Source material
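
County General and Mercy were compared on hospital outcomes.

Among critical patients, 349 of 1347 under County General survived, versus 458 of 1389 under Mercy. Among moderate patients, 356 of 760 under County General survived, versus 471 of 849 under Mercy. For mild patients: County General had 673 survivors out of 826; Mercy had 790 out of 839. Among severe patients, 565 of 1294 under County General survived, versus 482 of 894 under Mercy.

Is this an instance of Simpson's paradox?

No

Critical: County General 349/1347 = 25.9%, Mercy 458/1389 = 33.0% → Mercy
Moderate: County General 356/760 = 46.8%, Mercy 471/849 = 55.5% → Mercy
Mild: County General 673/826 = 81.5%, Mercy 790/839 = 94.2% → Mercy
Severe: County General 565/1294 = 43.7%, Mercy 482/894 = 53.9% → Mercy
Overall: County General 1943/4227 = 46.0%, Mercy 2201/3971 = 55.4% → Mercy
Mercy wins overall and in every case group — no reversal.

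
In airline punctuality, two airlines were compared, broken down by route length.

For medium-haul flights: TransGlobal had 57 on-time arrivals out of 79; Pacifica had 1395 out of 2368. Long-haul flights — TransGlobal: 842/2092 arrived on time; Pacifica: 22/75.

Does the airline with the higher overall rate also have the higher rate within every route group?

No

Medium-haul: TransGlobal 57/79 = 72.2%, Pacifica 1395/2368 = 58.9% → TransGlobal
Long-haul: TransGlobal 842/2092 = 40.2%, Pacifica 22/75 = 29.3% → TransGlobal
Overall: TransGlobal 899/2171 = 41.4%, Pacifica 1417/2443 = 58.0% → Pacifica
TransGlobal wins each route group but Pacifica wins overall — the comparison reverses. TransGlobal's flights skew toward long-haul, which has a lower base rate.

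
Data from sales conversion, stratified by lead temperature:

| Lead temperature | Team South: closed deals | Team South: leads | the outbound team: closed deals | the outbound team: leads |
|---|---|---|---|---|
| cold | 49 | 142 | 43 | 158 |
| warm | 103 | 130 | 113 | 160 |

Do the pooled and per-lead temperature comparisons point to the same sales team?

Cold: Team South 49/142 = 34.5%, the outbound team 43/158 = 27.2% → Team South
Warm: Team South 103/130 = 79.2%, the outbound team 113/160 = 70.6% → Team South
Overall: Team South 152/272 = 55.9%, the outbound team 156/318 = 49.1% → Team South
Team South wins overall and in every lead group — no reversal.

Yes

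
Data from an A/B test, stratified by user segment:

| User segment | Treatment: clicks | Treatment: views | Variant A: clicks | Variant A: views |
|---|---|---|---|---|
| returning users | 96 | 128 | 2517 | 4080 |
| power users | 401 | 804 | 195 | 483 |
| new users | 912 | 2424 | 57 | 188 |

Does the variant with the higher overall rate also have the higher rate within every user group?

Returning users: Treatment 96/128 = 75.0%, Variant A 2517/4080 = 61.7% → Treatment
Power users: Treatment 401/804 = 49.9%, Variant A 195/483 = 40.4% → Treatment
New users: Treatment 912/2424 = 37.6%, Variant A 57/188 = 30.3% → Treatment
Overall: Treatment 1409/3356 = 42.0%, Variant A 2769/4751 = 58.3% → Variant A
Treatment wins each user group but Variant A wins overall — the comparison reverses. Treatment's views skew toward new users, which has a lower base rate.

No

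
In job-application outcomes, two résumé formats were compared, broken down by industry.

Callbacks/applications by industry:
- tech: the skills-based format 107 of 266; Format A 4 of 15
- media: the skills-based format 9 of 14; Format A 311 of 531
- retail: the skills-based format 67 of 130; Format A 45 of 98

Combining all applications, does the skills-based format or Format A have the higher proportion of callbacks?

Tech: the skills-based format 107/266 = 40.2%, Format A 4/15 = 26.7% → the skills-based format
Media: the skills-based format 9/14 = 64.3%, Format A 311/531 = 58.6% → the skills-based format
Retail: the skills-based format 67/130 = 51.5%, Format A 45/98 = 45.9% → the skills-based format
Overall: the skills-based format 183/410 = 44.6%, Format A 360/644 = 55.9% → Format A
(The skills-based format wins every industry group but Format A wins overall — the skills-based format's applications skew toward the low-rate tech group.)

Format A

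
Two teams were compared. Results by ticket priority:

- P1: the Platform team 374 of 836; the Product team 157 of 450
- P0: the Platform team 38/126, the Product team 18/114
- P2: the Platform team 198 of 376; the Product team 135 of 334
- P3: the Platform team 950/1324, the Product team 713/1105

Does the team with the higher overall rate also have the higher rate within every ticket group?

Yes

P1: the Platform team 374/836 = 44.7%, the Product team 157/450 = 34.9% → the Platform team
P0: the Platform team 38/126 = 30.2%, the Product team 18/114 = 15.8% → the Platform team
P2: the Platform team 198/376 = 52.7%, the Product team 135/334 = 40.4% → the Platform team
P3: the Platform team 950/1324 = 71.8%, the Product team 713/1105 = 64.5% → the Platform team
Overall: the Platform team 1560/2662 = 58.6%, the Product team 1023/2003 = 51.1% → the Platform team
The Platform team wins overall and in every ticket group — no reversal.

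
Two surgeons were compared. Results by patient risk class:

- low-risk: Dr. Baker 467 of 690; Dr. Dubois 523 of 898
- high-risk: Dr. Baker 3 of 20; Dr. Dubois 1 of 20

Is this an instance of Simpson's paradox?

No

Low-risk: Dr. Baker 467/690 = 67.7%, Dr. Dubois 523/898 = 58.2% → Dr. Baker
High-risk: Dr. Baker 3/20 = 15.0%, Dr. Dubois 1/20 = 5.0% → Dr. Baker
Overall: Dr. Baker 470/710 = 66.2%, Dr. Dubois 524/918 = 57.1% → Dr. Baker
Dr. Baker wins overall and in every patient risk group — no reversal.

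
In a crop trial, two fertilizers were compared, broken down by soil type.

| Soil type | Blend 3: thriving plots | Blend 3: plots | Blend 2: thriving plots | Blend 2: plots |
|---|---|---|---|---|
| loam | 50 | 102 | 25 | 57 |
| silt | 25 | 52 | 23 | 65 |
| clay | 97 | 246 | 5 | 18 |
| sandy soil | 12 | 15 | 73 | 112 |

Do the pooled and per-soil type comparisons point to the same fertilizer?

No

Loam: Blend 3 50/102 = 49.0%, Blend 2 25/57 = 43.9% → Blend 3
Silt: Blend 3 25/52 = 48.1%, Blend 2 23/65 = 35.4% → Blend 3
Clay: Blend 3 97/246 = 39.4%, Blend 2 5/18 = 27.8% → Blend 3
Sandy soil: Blend 3 12/15 = 80.0%, Blend 2 73/112 = 65.2% → Blend 3
Overall: Blend 3 184/415 = 44.3%, Blend 2 126/252 = 50.0% → Blend 2
Blend 3 wins each soil group but Blend 2 wins overall — the comparison reverses. Blend 3's plots skew toward clay, which has a lower base rate.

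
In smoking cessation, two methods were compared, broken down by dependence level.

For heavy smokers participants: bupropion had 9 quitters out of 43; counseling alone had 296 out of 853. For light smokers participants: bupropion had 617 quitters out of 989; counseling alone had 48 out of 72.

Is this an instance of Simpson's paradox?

Heavy smokers: bupropion 9/43 = 20.9%, counseling alone 296/853 = 34.7% → counseling alone
Light smokers: bupropion 617/989 = 62.4%, counseling alone 48/72 = 66.7% → counseling alone
Overall: bupropion 626/1032 = 60.7%, counseling alone 344/925 = 37.2% → bupropion
Counseling alone wins each dependence group but bupropion wins overall — the comparison reverses. Counseling alone's participants skew toward heavy smokers, which has a lower base rate.

Yes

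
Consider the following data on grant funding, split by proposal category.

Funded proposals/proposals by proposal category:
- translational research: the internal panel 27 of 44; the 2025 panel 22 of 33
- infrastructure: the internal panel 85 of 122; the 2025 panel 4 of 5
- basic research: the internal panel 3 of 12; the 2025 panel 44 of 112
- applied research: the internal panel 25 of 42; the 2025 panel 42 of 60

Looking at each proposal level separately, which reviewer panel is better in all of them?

Translational research: the internal panel 27/44 = 61.4%, the 2025 panel 22/33 = 66.7% → the 2025 panel
Infrastructure: the internal panel 85/122 = 69.7%, the 2025 panel 4/5 = 80.0% → the 2025 panel
Basic research: the internal panel 3/12 = 25.0%, the 2025 panel 44/112 = 39.3% → the 2025 panel
Applied research: the internal panel 25/42 = 59.5%, the 2025 panel 42/60 = 70.0% → the 2025 panel
The 2025 panel has the higher rate in all 4 groups.

the 2025 panel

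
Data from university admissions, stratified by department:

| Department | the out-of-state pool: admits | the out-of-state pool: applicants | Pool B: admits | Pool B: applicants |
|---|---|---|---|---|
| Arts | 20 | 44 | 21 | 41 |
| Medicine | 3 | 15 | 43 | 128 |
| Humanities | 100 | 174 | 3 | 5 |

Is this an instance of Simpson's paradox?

Yes

Arts: the out-of-state pool 20/44 = 45.5%, Pool B 21/41 = 51.2% → Pool B
Medicine: the out-of-state pool 3/15 = 20.0%, Pool B 43/128 = 33.6% → Pool B
Humanities: the out-of-state pool 100/174 = 57.5%, Pool B 3/5 = 60.0% → Pool B
Overall: the out-of-state pool 123/233 = 52.8%, Pool B 67/174 = 38.5% → the out-of-state pool
Pool B wins each department group but the out-of-state pool wins overall — the comparison reverses. Pool B's applicants skew toward Medicine, which has a lower base rate.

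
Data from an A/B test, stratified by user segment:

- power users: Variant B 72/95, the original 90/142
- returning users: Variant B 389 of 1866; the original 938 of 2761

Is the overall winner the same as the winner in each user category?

No

Power users: Variant B 72/95 = 75.8%, the original 90/142 = 63.4% → Variant B
Returning users: Variant B 389/1866 = 20.8%, the original 938/2761 = 34.0% → the original
Overall: Variant B 461/1961 = 23.5%, the original 1028/2903 = 35.4% → the original
Neither sweeps: Variant B wins 1 of 2 groups, the original wins 1. The original wins overall but not every group — no Simpson reversal.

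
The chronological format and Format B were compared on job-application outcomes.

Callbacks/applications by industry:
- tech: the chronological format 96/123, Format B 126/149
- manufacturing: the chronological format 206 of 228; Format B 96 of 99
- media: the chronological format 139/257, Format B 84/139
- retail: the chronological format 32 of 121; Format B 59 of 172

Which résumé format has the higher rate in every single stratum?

Tech: the chronological format 96/123 = 78.0%, Format B 126/149 = 84.6% → Format B
Manufacturing: the chronological format 206/228 = 90.4%, Format B 96/99 = 97.0% → Format B
Media: the chronological format 139/257 = 54.1%, Format B 84/139 = 60.4% → Format B
Retail: the chronological format 32/121 = 26.4%, Format B 59/172 = 34.3% → Format B
Format B has the higher rate in all 4 groups.

Format B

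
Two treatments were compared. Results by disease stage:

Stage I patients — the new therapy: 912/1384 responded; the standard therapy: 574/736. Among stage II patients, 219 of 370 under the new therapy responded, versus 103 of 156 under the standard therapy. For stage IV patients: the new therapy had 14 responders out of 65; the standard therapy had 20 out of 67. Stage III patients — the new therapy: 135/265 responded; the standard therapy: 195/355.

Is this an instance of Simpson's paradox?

No

Stage I: the new therapy 912/1384 = 65.9%, the standard therapy 574/736 = 78.0% → the standard therapy
Stage II: the new therapy 219/370 = 59.2%, the standard therapy 103/156 = 66.0% → the standard therapy
Stage IV: the new therapy 14/65 = 21.5%, the standard therapy 20/67 = 29.9% → the standard therapy
Stage III: the new therapy 135/265 = 50.9%, the standard therapy 195/355 = 54.9% → the standard therapy
Overall: the new therapy 1280/2084 = 61.4%, the standard therapy 892/1314 = 67.9% → the standard therapy
The standard therapy wins overall and in every disease group — no reversal.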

Exercise
Your reply must consist solely of the number of lines in the data that contain the word "versus".

Written response
2